(THE TASK) Exactly reproduce the data from its first line through the line with "Answer: 441", leaving out every line after it.
GIVEN DATA Block Start
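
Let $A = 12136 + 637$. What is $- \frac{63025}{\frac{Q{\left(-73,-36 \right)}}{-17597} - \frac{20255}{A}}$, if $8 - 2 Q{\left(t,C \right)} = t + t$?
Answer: $\frac{14165907465025}{357410756} \approx 39635.0$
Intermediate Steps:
$Q{\left(t,C \right)} = 4 - t$ ($Q{\left(t,C \right)} = 4 - \frac{t + t}{2} = 4 - \frac{2 t}{2} = 4 - t$)
$A = 12773$
$- \frac{63025}{\frac{Q{\left(-73,-36 \right)}}{-17597} - \frac{20255}{A}} = - \frac{63025}{\frac{4 - -73}{-17597} - \frac{20255}{12773}} = - \frac{63025}{\left(4 + 73\right) \left(- \frac{1}{17597}\right) - \frac{20255}{12773}} = - \frac{63025}{77 \left(- \frac{1}{17597}\right) - \frac{20255}{12773}} = - \frac{63025}{- \frac{77}{17597} - \frac{20255}{12773}} = - \frac{63025}{- \frac{357410756}{224766481}} = \left(-63025\right) \left(- \frac{224766481}{357410756}\right) = \frac{14165907465025}{357410756}$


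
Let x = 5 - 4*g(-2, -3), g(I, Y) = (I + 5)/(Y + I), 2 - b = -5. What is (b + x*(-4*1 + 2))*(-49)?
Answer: 1911/5 ≈ 382.20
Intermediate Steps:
b = 7 (b = 2 - 1*(-5) = 2 + 5 = 7)
g(I, Y) = (5 + I)/(I + Y)
x = 37/5 (x = 5 - 4*(5 - 2)/(-2 - 3) = 5 - 4*3/(-5) = 5 - (-4)*3/5 = 5 - 4*(-3/5) = 5 + 12/5 = 37/5 ≈ 7.4000)
(b + x*(-4*1 + 2))*(-49) = (7 + 37*(-4*1 + 2)/5)*(-49) = (7 + 37*(-4 + 2)/5)*(-49) = (7 + (37/5)*(-2))*(-49) = (7 - 74/5)*(-49) = -39/5*(-49) = 1911/5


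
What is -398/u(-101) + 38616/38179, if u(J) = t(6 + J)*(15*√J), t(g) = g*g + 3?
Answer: 38616/38179 + 199*I*√101/6838710 ≈ 1.0114 + 0.00029244*I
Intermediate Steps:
t(g) = 3 + g² (t(g) = g² + 3 = 3 + g²)
u(J) = 15*√J*(3 + (6 + J)²) (u(J) = (3 + (6 + J)²)*(15*√J) = 15*√J*(3 + (6 + J)²))
-398/u(-101) + 38616/38179 = -398*(-I*√101/(1515*(3 + (6 - 101)²))) + 38616/38179 = -398*(-I*√101/(1515*(3 + (-95)²))) + 38616*(1/38179) = -398*(-I*√101/(1515*(3 + 9025))) + 38616/38179 = -398*(-I*√101/13677420) + 38616/38179 = -(-199)*I*√101/6838710 + 38616/38179 = 199*I*√101/6838710 + 38616/38179 = 38616/38179 + 199*I*√101/6838710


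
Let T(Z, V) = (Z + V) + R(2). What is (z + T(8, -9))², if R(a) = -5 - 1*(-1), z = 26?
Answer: 441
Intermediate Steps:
R(a) = -4 (R(a) = -5 + 1 = -4)
T(Z, V) = -4 + V + Z (T(Z, V) = (Z + V) - 4 = (V + Z) - 4 = -4 + V + Z)
(z + T(8, -9))² = (26 + (-4 - 9 + 8))² = (26 - 5)² = 21² = 441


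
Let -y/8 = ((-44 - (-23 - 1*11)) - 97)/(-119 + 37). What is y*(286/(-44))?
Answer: 2782/41 ≈ 67.854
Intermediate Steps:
y = -428/41 (y = -8*((-44 - (-23 - 1*11)) - 97)/(-119 + 37) = -8*((-44 - (-23 - 11)) - 97)/(-82) = -8*((-44 - 1*(-34)) - 97)*(-1)/82 = -8*((-44 + 34) - 97)*(-1)/82 = -8*(-10 - 97)*(-1)/82 = -(-856)*(-1)/82 = -8*107/82 = -428/41 ≈ -10.439)
y*(286/(-44)) = -122408/(41*(-44)) = -122408*(-1)/(41*44) = -428/41*(-13/2) = 2782/41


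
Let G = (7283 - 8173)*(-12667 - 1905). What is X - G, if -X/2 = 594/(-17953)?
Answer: -232833892052/17953 ≈ -1.2969e+7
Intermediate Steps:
G = 12969080 (G = -890*(-14572) = 12969080)
X = 1188/17953 (X = -1188/(-17953) = -1188*(-1)/17953 = -2*(-594/17953) = 1188/17953 ≈ 0.066173)
X - G = 1188/17953 - 1*12969080 = 1188/17953 - 12969080 = -232833892052/17953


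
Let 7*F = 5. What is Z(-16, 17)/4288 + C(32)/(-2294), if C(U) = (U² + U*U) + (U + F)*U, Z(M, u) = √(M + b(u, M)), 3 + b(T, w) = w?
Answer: -10832/8029 + I*√35/4288 ≈ -1.3491 + 0.0013797*I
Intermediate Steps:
F = 5/7 (F = (⅐)*5 = 5/7 ≈ 0.71429)
b(T, w) = -3 + w
Z(M, u) = √(-3 + 2*M) (Z(M, u) = √(M + (-3 + M)) = √(-3 + 2*M))
C(U) = 2*U² + U*(5/7 + U) (C(U) = (U² + U*U) + (U + 5/7)*U = (U² + U²) + (5/7 + U)*U = 2*U² + U*(5/7 + U))
Z(-16, 17)/4288 + C(32)/(-2294) = √(-3 + 2*(-16))/4288 + ((⅐)*32*(5 + 21*32))/(-2294) = √(-3 - 32)*(1/4288) + ((⅐)*32*(5 + 672))*(-1/2294) = √(-35)*(1/4288) + ((⅐)*32*677)*(-1/2294) = (I*√35)*(1/4288) + (21664/7)*(-1/2294) = I*√35/4288 - 10832/8029 = -10832/8029 + I*√35/4288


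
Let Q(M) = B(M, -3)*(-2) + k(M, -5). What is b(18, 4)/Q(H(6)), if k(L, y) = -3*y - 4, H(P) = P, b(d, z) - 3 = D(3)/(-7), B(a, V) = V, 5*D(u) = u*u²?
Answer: 78/595 ≈ 0.13109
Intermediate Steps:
D(u) = u³/5 (D(u) = (u*u²)/5 = u³/5)
b(d, z) = 78/35 (b(d, z) = 3 + ((⅕)*3³)/(-7) = 3 + ((⅕)*27)*(-⅐) = 3 + (27/5)*(-⅐) = 3 - 27/35 = 78/35)
k(L, y) = -4 - 3*y
Q(M) = 17 (Q(M) = -3*(-2) + (-4 - 3*(-5)) = 6 + (-4 + 15) = 6 + 11 = 17)
b(18, 4)/Q(H(6)) = (78/35)/17 = (78/35)*(1/17) = 78/595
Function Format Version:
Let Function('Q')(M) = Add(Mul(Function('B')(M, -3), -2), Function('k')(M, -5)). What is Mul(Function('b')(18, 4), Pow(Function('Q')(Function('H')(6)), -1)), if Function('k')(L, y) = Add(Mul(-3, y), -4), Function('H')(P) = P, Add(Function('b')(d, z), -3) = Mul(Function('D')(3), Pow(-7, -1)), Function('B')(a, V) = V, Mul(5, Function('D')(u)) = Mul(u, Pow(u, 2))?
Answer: Rational(78, 595) ≈ 0.13109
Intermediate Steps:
Function('D')(u) = Mul(Rational(1, 5), Pow(u, 3)) (Function('D')(u) = Mul(Rational(1, 5), Mul(u, Pow(u, 2))) = Mul(Rational(1, 5), Pow(u, 3)))
Function('b')(d, z) = Rational(78, 35) (Function('b')(d, z) = Add(3, Mul(Mul(Rational(1, 5), Pow(3, 3)), Pow(-7, -1))) = Add(3, Mul(Mul(Rational(1, 5), 27), Rational(-1, 7))) = Add(3, Mul(Rational(27, 5), Rational(-1, 7))) = Add(3, Rational(-27, 35)) = Rational(78, 35))
Function('k')(L, y) = Add(-4, Mul(-3, y))
Function('Q')(M) = 17 (Function('Q')(M) = Add(Mul(-3, -2), Add(-4, Mul(-3, -5))) = Add(6, Add(-4, 15)) = Add(6, 11) = 17)
Mul(Function('b')(18, 4), Pow(Function('Q')(Function('H')(6)), -1)) = Mul(Rational(78, 35), Pow(17, -1)) = Mul(Rational(78, 35), Rational(1, 17)) = Rational(78, 595)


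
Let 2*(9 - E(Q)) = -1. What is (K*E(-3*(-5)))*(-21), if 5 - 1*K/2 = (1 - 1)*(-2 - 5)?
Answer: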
GIVEN DATA Block End
(RESPONSE BOX)
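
Let $A = 12136 + 637$. What is $- \frac{63025}{\frac{Q{\left(-73,-36 \right)}}{-17597} - \frac{20255}{A}}$, if $8 - 2 Q{\left(t,C \right)} = t + t$?
Answer: $\frac{14165907465025}{357410756} \approx 39635.0$
Intermediate Steps:
$Q{\left(t,C \right)} = 4 - t$ ($Q{\left(t,C \right)} = 4 - \frac{t + t}{2} = 4 - \frac{2 t}{2} = 4 - t$)
$A = 12773$
$- \frac{63025}{\frac{Q{\left(-73,-36 \right)}}{-17597} - \frac{20255}{A}} = - \frac{63025}{\frac{4 - -73}{-17597} - \frac{20255}{12773}} = - \frac{63025}{\left(4 + 73\right) \left(- \frac{1}{17597}\right) - \frac{20255}{12773}} = - \frac{63025}{77 \left(- \frac{1}{17597}\right) - \frac{20255}{12773}} = - \frac{63025}{- \frac{77}{17597} - \frac{20255}{12773}} = - \frac{63025}{- \frac{357410756}{224766481}} = \left(-63025\right) \left(- \frac{224766481}{357410756}\right) = \frac{14165907465025}{357410756}$


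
Let x = 5 - 4*g(-2, -3), g(I, Y) = (I + 5)/(Y + I), 2 - b = -5. What is (b + x*(-4*1 + 2))*(-49)?
Answer: 1911/5 ≈ 382.20
Intermediate Steps:
b = 7 (b = 2 - 1*(-5) = 2 + 5 = 7)
g(I, Y) = (5 + I)/(I + Y)
x = 37/5 (x = 5 - 4*(5 - 2)/(-2 - 3) = 5 - 4*3/(-5) = 5 - (-4)*3/5 = 5 - 4*(-3/5) = 5 + 12/5 = 37/5 ≈ 7.4000)
(b + x*(-4*1 + 2))*(-49) = (7 + 37*(-4*1 + 2)/5)*(-49) = (7 + 37*(-4 + 2)/5)*(-49) = (7 + (37/5)*(-2))*(-49) = (7 - 74/5)*(-49) = -39/5*(-49) = 1911/5


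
What is -398/u(-101) + 38616/38179, if u(J) = t(6 + J)*(15*√J), t(g) = g*g + 3?
Answer: 38616/38179 + 199*I*√101/6838710 ≈ 1.0114 + 0.00029244*I
Intermediate Steps:
t(g) = 3 + g² (t(g) = g² + 3 = 3 + g²)
u(J) = 15*√J*(3 + (6 + J)²) (u(J) = (3 + (6 + J)²)*(15*√J) = 15*√J*(3 + (6 + J)²))
-398/u(-101) + 38616/38179 = -398*(-I*√101/(1515*(3 + (6 - 101)²))) + 38616/38179 = -398*(-I*√101/(1515*(3 + (-95)²))) + 38616*(1/38179) = -398*(-I*√101/(1515*(3 + 9025))) + 38616/38179 = -398*(-I*√101/13677420) + 38616/38179 = -(-199)*I*√101/6838710 + 38616/38179 = 199*I*√101/6838710 + 38616/38179 = 38616/38179 + 199*I*√101/6838710


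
Let T(Z, V) = (Z + V) + R(2). What is (z + T(8, -9))², if R(a) = -5 - 1*(-1), z = 26?
Answer: 441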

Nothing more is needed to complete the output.